What you have to do ->
The entries that follow need to be retyped verbatim.

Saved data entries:
Content starts

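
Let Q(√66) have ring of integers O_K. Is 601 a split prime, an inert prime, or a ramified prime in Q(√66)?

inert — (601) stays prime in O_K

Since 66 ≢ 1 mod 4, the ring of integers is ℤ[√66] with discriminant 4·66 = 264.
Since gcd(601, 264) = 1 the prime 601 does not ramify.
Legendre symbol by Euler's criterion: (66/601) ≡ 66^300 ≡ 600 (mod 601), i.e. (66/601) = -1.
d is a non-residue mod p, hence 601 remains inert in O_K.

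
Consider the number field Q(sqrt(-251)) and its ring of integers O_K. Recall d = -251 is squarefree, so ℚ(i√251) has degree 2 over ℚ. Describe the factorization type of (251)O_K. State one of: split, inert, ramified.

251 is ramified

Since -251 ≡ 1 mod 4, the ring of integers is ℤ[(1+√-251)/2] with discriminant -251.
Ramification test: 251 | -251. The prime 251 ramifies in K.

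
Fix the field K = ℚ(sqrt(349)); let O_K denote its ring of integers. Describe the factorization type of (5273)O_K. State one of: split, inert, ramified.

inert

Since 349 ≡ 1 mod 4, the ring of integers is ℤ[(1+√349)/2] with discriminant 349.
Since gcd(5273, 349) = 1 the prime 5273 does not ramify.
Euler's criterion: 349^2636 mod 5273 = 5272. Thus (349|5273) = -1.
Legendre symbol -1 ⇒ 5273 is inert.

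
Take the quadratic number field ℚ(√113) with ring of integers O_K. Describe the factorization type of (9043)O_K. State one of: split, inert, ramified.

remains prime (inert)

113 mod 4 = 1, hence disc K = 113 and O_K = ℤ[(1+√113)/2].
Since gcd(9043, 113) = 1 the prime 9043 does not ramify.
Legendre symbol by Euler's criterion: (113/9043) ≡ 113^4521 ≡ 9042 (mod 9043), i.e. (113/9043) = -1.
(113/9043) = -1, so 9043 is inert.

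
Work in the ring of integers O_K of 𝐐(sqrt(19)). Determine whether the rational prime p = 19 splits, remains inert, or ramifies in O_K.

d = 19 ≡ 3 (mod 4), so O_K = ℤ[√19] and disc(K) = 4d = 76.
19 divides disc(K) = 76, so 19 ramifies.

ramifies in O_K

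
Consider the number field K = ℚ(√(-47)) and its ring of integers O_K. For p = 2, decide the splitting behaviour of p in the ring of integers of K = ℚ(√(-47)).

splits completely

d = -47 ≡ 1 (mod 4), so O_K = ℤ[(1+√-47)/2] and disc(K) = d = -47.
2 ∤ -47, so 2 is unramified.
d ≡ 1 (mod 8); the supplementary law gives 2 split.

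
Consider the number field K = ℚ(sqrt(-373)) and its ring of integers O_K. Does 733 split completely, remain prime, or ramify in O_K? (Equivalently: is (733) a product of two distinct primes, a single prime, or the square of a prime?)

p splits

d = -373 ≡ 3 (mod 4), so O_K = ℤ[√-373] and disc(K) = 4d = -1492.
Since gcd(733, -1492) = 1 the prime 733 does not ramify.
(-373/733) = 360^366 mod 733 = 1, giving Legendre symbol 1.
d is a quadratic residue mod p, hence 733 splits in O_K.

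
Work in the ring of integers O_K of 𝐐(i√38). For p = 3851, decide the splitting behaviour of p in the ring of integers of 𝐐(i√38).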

Content ends

Result ->
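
Let Q(√66) have ring of integers O_K. Is 601 a split prime, an inert prime, or a ramified prime in Q(√66)?

inert — (601) stays prime in O_K

Since 66 ≢ 1 mod 4, the ring of integers is ℤ[√66] with discriminant 4·66 = 264.
Since gcd(601, 264) = 1 the prime 601 does not ramify.
Legendre symbol by Euler's criterion: (66/601) ≡ 66^300 ≡ 600 (mod 601), i.e. (66/601) = -1.
d is a non-residue mod p, hence 601 remains inert in O_K.

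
Consider the number field Q(sqrt(-251)) and its ring of integers O_K. Recall d = -251 is squarefree, so ℚ(i√251) has degree 2 over ℚ. Describe the factorization type of (251)O_K. State one of: split, inert, ramified.

251 is ramified

Since -251 ≡ 1 mod 4, the ring of integers is ℤ[(1+√-251)/2] with discriminant -251.
Ramification test: 251 | -251. The prime 251 ramifies in K.

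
Fix the field K = ℚ(sqrt(349)); let O_K denote its ring of integers. Describe the factorization type of (5273)O_K. State one of: split, inert, ramified.

inert

Since 349 ≡ 1 mod 4, the ring of integers is ℤ[(1+√349)/2] with discriminant 349.
Since gcd(5273, 349) = 1 the prime 5273 does not ramify.
Euler's criterion: 349^2636 mod 5273 = 5272. Thus (349|5273) = -1.
Legendre symbol -1 ⇒ 5273 is inert.

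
Take the quadratic number field ℚ(√113) with ring of integers O_K. Describe the factorization type of (9043)O_K. State one of: split, inert, ramified.

remains prime (inert)

113 mod 4 = 1, hence disc K = 113 and O_K = ℤ[(1+√113)/2].
Since gcd(9043, 113) = 1 the prime 9043 does not ramify.
Legendre symbol by Euler's criterion: (113/9043) ≡ 113^4521 ≡ 9042 (mod 9043), i.e. (113/9043) = -1.
(113/9043) = -1, so 9043 is inert.

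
Work in the ring of integers O_K of 𝐐(sqrt(19)). Determine whether the rational prime p = 19 splits, remains inert, or ramifies in O_K.

d = 19 ≡ 3 (mod 4), so O_K = ℤ[√19] and disc(K) = 4d = 76.
19 divides disc(K) = 76, so 19 ramifies.

ramifies in O_K

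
Consider the number field K = ℚ(√(-47)) and its ring of integers O_K. For p = 2, decide the splitting behaviour of p in the ring of integers of K = ℚ(√(-47)).

splits completely

d = -47 ≡ 1 (mod 4), so O_K = ℤ[(1+√-47)/2] and disc(K) = d = -47.
2 ∤ -47, so 2 is unramified.
d ≡ 1 (mod 8); the supplementary law gives 2 split.

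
Consider the number field K = ℚ(sqrt(-373)) and its ring of integers O_K. Does 733 split completely, remain prime, or ramify in O_K? (Equivalently: is (733) a product of two distinct primes, a single prime, or the square of a prime?)

p splits

d = -373 ≡ 3 (mod 4), so O_K = ℤ[√-373] and disc(K) = 4d = -1492.
Since gcd(733, -1492) = 1 the prime 733 does not ramify.
(-373/733) = 360^366 mod 733 = 1, giving Legendre symbol 1.
d is a quadratic residue mod p, hence 733 splits in O_K.

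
Work in the ring of integers O_K of 𝐐(i√38). For p = 3851, decide the splitting behaviour of p in the ring of integers of 𝐐(i√38).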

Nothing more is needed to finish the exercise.